[Stored items]
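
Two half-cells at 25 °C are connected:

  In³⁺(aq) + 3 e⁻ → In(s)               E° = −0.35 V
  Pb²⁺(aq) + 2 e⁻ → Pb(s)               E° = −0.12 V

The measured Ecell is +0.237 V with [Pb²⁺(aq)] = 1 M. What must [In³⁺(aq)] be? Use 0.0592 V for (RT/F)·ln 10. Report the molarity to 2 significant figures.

The Pb²⁺/Pb couple has the larger reduction potential, so it is the cathode: E°cell = −0.12 − (−0.35) = +0.23 V and n = 6.
Since E = E° − (0.0592/n)·log Q, log Q = n(E° − E)/0.0592 = −0.709.
For 3 Pb²⁺(aq) + 2 In(s) → 3 Pb(s) + 2 In³⁺(aq), the reaction quotient is Q = [In³⁺(aq)]^2 / [Pb²⁺(aq)]^3.
Isolating [In³⁺(aq)] in Q = 10^{−0.709} yields log [In³⁺(aq)] = −0.354, i.e. 0.44 M.

0.44 M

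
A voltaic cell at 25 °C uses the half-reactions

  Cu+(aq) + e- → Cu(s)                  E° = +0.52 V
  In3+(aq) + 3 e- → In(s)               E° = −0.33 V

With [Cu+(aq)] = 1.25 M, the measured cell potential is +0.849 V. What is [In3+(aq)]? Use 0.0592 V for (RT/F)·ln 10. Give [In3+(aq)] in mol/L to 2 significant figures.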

> Required action
Where a line of the records contains the word "half", copy that line.

> Answer box
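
Two half-cells at 25 °C are connected:
A voltaic cell at 25 °C uses the half-reactions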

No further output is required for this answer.